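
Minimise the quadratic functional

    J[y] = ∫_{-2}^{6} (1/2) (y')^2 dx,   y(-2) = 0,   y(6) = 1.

The Lagrangian is L = (1/2) (y')^2.
Compute ∂L/∂y = 0, ∂L/∂y' = y'.
The Euler-Lagrange equation d/dx(∂L/∂y') − ∂L/∂y = 0 reduces to
    y'' = 0.
Its general solution is
    y(x) = A x + B,
with A, B fixed by the endpoint conditions.
Applying the endpoint conditions y(-2) = 0 and y(6) = 1: solve A·-2 + B = 0 and A·6 + B = 1. Subtracting gives A(6 − -2) = 1 − 0, so A = 1/8, and B = 0 − A·-2 = 1/4. Therefore
    y(x) = (1/8) x + 1/4.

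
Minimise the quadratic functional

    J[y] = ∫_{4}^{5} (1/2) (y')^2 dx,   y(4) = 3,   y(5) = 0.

The Lagrangian is L = (1/2) (y')^2.
Compute ∂L/∂y = 0, ∂L/∂y' = y'.
The Euler-Lagrange equation d/dx(∂L/∂y') − ∂L/∂y = 0 reduces to
    y'' = 0.
Its general solution is
    y(x) = A x + B,
with A, B fixed by the endpoint conditions.
Applying the endpoint conditions y(4) = 3 and y(5) = 0: solve A·4 + B = 3 and A·5 + B = 0. Subtracting gives A(5 − 4) = 0 − 3, so A = -3, and B = 3 − A·4 = 15. Therefore
    y(x) = -3 x + 15.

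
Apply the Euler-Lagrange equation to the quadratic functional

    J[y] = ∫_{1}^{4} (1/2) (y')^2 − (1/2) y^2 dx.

The Lagrangian is L = (1/2) (y')^2 − (1/2) y^2.
Compute ∂L/∂y = -y, ∂L/∂y' = y'.
The Euler-Lagrange equation d/dx(∂L/∂y') − ∂L/∂y = 0 reduces to
    y'' + y = 0.
Its general solution is
    y(x) = A sin(x) + B cos(x),
with A, B fixed by the endpoint conditions.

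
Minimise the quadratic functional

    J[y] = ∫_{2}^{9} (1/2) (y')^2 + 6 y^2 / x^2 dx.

The Lagrangian is L = (1/2) (y')^2 + 6 y^2 / x^2.
Compute ∂L/∂y = 12y/x^2, ∂L/∂y' = y'.
The Euler-Lagrange equation d/dx(∂L/∂y') − ∂L/∂y = 0 reduces to
    y'' − 12/x^2 · y = 0  (x > 0).
Its general solution is
    y(x) = A x^4 + B x^(-3),
with A, B fixed by the endpoint conditions.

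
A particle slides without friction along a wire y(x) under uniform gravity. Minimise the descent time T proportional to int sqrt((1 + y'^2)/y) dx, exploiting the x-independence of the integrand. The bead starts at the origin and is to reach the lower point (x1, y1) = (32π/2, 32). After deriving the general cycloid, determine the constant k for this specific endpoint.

The Lagrangian L = sqrt((1 + y'^2) / y) has no explicit x dependence, so the Beltrami identity applies:
    L − y' ∂L/∂y' = C.
Compute ∂L/∂y' = y' / sqrt(y (1 + y'^2)).
Substitute:
    sqrt((1 + y'^2)/y) − y'·y' / sqrt(y (1 + y'^2))
    = (1 + y'^2) / sqrt(y (1 + y'^2)) − y'^2 / sqrt(y (1 + y'^2))
    = 1 / sqrt(y (1 + y'^2)) = C.
Squaring and rearranging gives the first integral
    y (1 + y'^2) = 1/C^2 =: k   (constant).
Solving this first-order ODE by the substitution
    y = (k/2)(1 − cos θ)
yields the cycloid parameterisation
    x(θ) = (k/2)(θ − sin θ),   y(θ) = (k/2)(1 − cos θ).
The constant k is fixed by the endpoint condition.
Now fit the given lower endpoint (x1, y1) = (32π/2, 32). At the bottom of the first arch (θ = π), the parametric equations give
    y(π) = (k/2)(1 − cos π) = k,
    x(π) = (k/2)(π − sin π) = kπ/2.
Matching y(π) = 32 gives k = 32, consistent with x(π) = 32π/2. Therefore the specific cycloid is
    x(θ) = (32/2)(θ − sin θ),   y(θ) = (32/2)(1 − cos θ).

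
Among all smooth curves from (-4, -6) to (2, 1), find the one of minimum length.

Arc-length functional: J[y] = ∫ sqrt(1 + (y')^2) dx.
Lagrangian L = sqrt(1 + (y')^2) has no explicit y dependence, so ∂L/∂y = 0 and the Euler-Lagrange equation gives
    d/dx( y' / sqrt(1 + (y')^2) ) = 0  ⇒  y' / sqrt(1 + (y')^2) = const.
Hence y' is constant, so y(x) is affine.
Fitting the endpoints (-4, -6) and (2, 1):
    slope m = (1 − (-6)) / (2 − (-4)) = 7/6,
    intercept c = (-6) − m·(-4) = -4/3.
Extremal: y(x) = (7/6) x - 4/3.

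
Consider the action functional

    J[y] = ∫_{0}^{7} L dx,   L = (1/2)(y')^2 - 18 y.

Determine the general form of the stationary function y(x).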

TASK REQUIREMENTS: Retype the records above exactly as they appear.

PROBLEM SOLUTION:
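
Minimise the quadratic functional

    J[y] = ∫_{-2}^{6} (1/2) (y')^2 dx,   y(-2) = 0,   y(6) = 1.

The Lagrangian is L = (1/2) (y')^2.
Compute ∂L/∂y = 0, ∂L/∂y' = y'.
The Euler-Lagrange equation d/dx(∂L/∂y') − ∂L/∂y = 0 reduces to
    y'' = 0.
Its general solution is
    y(x) = A x + B,
with A, B fixed by the endpoint conditions.
Applying the endpoint conditions y(-2) = 0 and y(6) = 1: solve A·-2 + B = 0 and A·6 + B = 1. Subtracting gives A(6 − -2) = 1 − 0, so A = 1/8, and B = 0 − A·-2 = 1/4. Therefore
    y(x) = (1/8) x + 1/4.

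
Minimise the quadratic functional

    J[y] = ∫_{4}^{5} (1/2) (y')^2 dx,   y(4) = 3,   y(5) = 0.

The Lagrangian is L = (1/2) (y')^2.
Compute ∂L/∂y = 0, ∂L/∂y' = y'.
The Euler-Lagrange equation d/dx(∂L/∂y') − ∂L/∂y = 0 reduces to
    y'' = 0.
Its general solution is
    y(x) = A x + B,
with A, B fixed by the endpoint conditions.
Applying the endpoint conditions y(4) = 3 and y(5) = 0: solve A·4 + B = 3 and A·5 + B = 0. Subtracting gives A(5 − 4) = 0 − 3, so A = -3, and B = 3 − A·4 = 15. Therefore
    y(x) = -3 x + 15.

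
Apply the Euler-Lagrange equation to the quadratic functional

    J[y] = ∫_{1}^{4} (1/2) (y')^2 − (1/2) y^2 dx.

The Lagrangian is L = (1/2) (y')^2 − (1/2) y^2.
Compute ∂L/∂y = -y, ∂L/∂y' = y'.
The Euler-Lagrange equation d/dx(∂L/∂y') − ∂L/∂y = 0 reduces to
    y'' + y = 0.
Its general solution is
    y(x) = A sin(x) + B cos(x),
with A, B fixed by the endpoint conditions.

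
Minimise the quadratic functional

    J[y] = ∫_{2}^{9} (1/2) (y')^2 + 6 y^2 / x^2 dx.

The Lagrangian is L = (1/2) (y')^2 + 6 y^2 / x^2.
Compute ∂L/∂y = 12y/x^2, ∂L/∂y' = y'.
The Euler-Lagrange equation d/dx(∂L/∂y') − ∂L/∂y = 0 reduces to
    y'' − 12/x^2 · y = 0  (x > 0).
Its general solution is
    y(x) = A x^4 + B x^(-3),
with A, B fixed by the endpoint conditions.

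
A particle slides without friction along a wire y(x) under uniform gravity. Minimise the descent time T proportional to int sqrt((1 + y'^2)/y) dx, exploiting the x-independence of the integrand. The bead starts at the origin and is to reach the lower point (x1, y1) = (32π/2, 32). After deriving the general cycloid, determine the constant k for this specific endpoint.

The Lagrangian L = sqrt((1 + y'^2) / y) has no explicit x dependence, so the Beltrami identity applies:
    L − y' ∂L/∂y' = C.
Compute ∂L/∂y' = y' / sqrt(y (1 + y'^2)).
Substitute:
    sqrt((1 + y'^2)/y) − y'·y' / sqrt(y (1 + y'^2))
    = (1 + y'^2) / sqrt(y (1 + y'^2)) − y'^2 / sqrt(y (1 + y'^2))
    = 1 / sqrt(y (1 + y'^2)) = C.
Squaring and rearranging gives the first integral
    y (1 + y'^2) = 1/C^2 =: k   (constant).
Solving this first-order ODE by the substitution
    y = (k/2)(1 − cos θ)
yields the cycloid parameterisation
    x(θ) = (k/2)(θ − sin θ),   y(θ) = (k/2)(1 − cos θ).
The constant k is fixed by the endpoint condition.
Now fit the given lower endpoint (x1, y1) = (32π/2, 32). At the bottom of the first arch (θ = π), the parametric equations give
    y(π) = (k/2)(1 − cos π) = k,
    x(π) = (k/2)(π − sin π) = kπ/2.
Matching y(π) = 32 gives k = 32, consistent with x(π) = 32π/2. Therefore the specific cycloid is
    x(θ) = (32/2)(θ − sin θ),   y(θ) = (32/2)(1 − cos θ).

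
Among all smooth curves from (-4, -6) to (2, 1), find the one of minimum length.

Arc-length functional: J[y] = ∫ sqrt(1 + (y')^2) dx.
Lagrangian L = sqrt(1 + (y')^2) has no explicit y dependence, so ∂L/∂y = 0 and the Euler-Lagrange equation gives
    d/dx( y' / sqrt(1 + (y')^2) ) = 0  ⇒  y' / sqrt(1 + (y')^2) = const.
Hence y' is constant, so y(x) is affine.
Fitting the endpoints (-4, -6) and (2, 1):
    slope m = (1 − (-6)) / (2 − (-4)) = 7/6,
    intercept c = (-6) − m·(-4) = -4/3.
Extremal: y(x) = (7/6) x - 4/3.

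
Consider the action functional

    J[y] = ∫_{0}^{7} L dx,   L = (1/2)(y')^2 - 18 y.

Determine the general form of the stationary function y(x).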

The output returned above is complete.